Set the data down once more, exactly as it is written.

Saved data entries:

════════

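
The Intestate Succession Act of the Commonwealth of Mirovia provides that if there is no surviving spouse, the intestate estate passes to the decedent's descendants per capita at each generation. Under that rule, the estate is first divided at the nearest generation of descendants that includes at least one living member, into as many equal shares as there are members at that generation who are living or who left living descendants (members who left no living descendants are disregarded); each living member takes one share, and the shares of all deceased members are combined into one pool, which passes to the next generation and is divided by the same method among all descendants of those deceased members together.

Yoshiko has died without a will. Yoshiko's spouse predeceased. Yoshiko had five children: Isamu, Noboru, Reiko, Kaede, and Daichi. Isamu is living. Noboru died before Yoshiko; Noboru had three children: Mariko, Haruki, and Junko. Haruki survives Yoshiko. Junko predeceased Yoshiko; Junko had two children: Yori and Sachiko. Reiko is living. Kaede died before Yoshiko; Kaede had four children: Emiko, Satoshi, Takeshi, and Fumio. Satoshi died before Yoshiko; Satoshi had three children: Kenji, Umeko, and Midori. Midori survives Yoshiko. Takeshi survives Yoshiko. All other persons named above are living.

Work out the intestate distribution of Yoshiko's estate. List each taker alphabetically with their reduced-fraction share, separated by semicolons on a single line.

Daichi 1/5; Emiko 2/35; Fumio 2/35; Haruki 2/35; Isamu 1/5; Kenji 4/175; Mariko 2/35; Midori 4/175; Reiko 1/5; Sachiko 4/175; Takeshi 2/35; Umeko 4/175; Yori 4/175

There is no surviving spouse, so the entire estate passes to Yoshiko's descendants per capita at each generation.
At generation 1 (Isamu, Noboru, Reiko, Kaede, Daichi) there are 5 shares of (1)/5 = 1/5 each.
Living: Isamu, Reiko, and Daichi — each takes 1/5.
Deceased: Noboru and Kaede. Their combined 2/5 is pooled and carried to generation 2.
At generation 2 (Mariko, Haruki, Junko, Emiko, Satoshi, Takeshi, Fumio) there are 7 shares of (2/5)/7 = 2/35 each.
Living: Mariko, Haruki, Emiko, Takeshi, and Fumio — each takes 2/35.
Deceased: Junko and Satoshi. Their combined 4/35 is pooled and carried to generation 3.
At generation 3 (Yori, Sachiko, Kenji, Umeko, Midori) there are 5 shares of (4/35)/5 = 4/175 each.
Living: Yori, Sachiko, Kenji, Umeko, and Midori — each takes 4/175.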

════════

Response area:
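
The Intestate Succession Act of the Commonwealth of Mirovia provides that if there is no surviving spouse, the intestate estate passes to the decedent's descendants per capita at each generation. Under that rule, the estate is first divided at the nearest generation of descendants that includes at least one living member, into as many equal shares as there are members at that generation who are living or who left living descendants (members who left no living descendants are disregarded); each living member takes one share, and the shares of all deceased members are combined into one pool, which passes to the next generation and is divided by the same method among all descendants of those deceased members together.

Yoshiko has died without a will. Yoshiko's spouse predeceased. Yoshiko had five children: Isamu, Noboru, Reiko, Kaede, and Daichi. Isamu is living. Noboru died before Yoshiko; Noboru had three children: Mariko, Haruki, and Junko. Haruki survives Yoshiko. Junko predeceased Yoshiko; Junko had two children: Yori and Sachiko. Reiko is living. Kaede died before Yoshiko; Kaede had four children: Emiko, Satoshi, Takeshi, and Fumio. Satoshi died before Yoshiko; Satoshi had three children: Kenji, Umeko, and Midori. Midori survives Yoshiko. Takeshi survives Yoshiko. All other persons named above are living.

Work out the intestate distribution of Yoshiko's estate. List each taker alphabetically with their reduced-fraction share, separated by semicolons on a single line.

Daichi 1/5; Emiko 2/35; Fumio 2/35; Haruki 2/35; Isamu 1/5; Kenji 4/175; Mariko 2/35; Midori 4/175; Reiko 1/5; Sachiko 4/175; Takeshi 2/35; Umeko 4/175; Yori 4/175

There is no surviving spouse, so the entire estate passes to Yoshiko's descendants per capita at each generation.
At generation 1 (Isamu, Noboru, Reiko, Kaede, Daichi) there are 5 shares of (1)/5 = 1/5 each.
Living: Isamu, Reiko, and Daichi — each takes 1/5.
Deceased: Noboru and Kaede. Their combined 2/5 is pooled and carried to generation 2.
At generation 2 (Mariko, Haruki, Junko, Emiko, Satoshi, Takeshi, Fumio) there are 7 shares of (2/5)/7 = 2/35 each.
Living: Mariko, Haruki, Emiko, Takeshi, and Fumio — each takes 2/35.
Deceased: Junko and Satoshi. Their combined 4/35 is pooled and carried to generation 3.
At generation 3 (Yori, Sachiko, Kenji, Umeko, Midori) there are 5 shares of (4/35)/5 = 4/175 each.
Living: Yori, Sachiko, Kenji, Umeko, and Midori — each takes 4/175.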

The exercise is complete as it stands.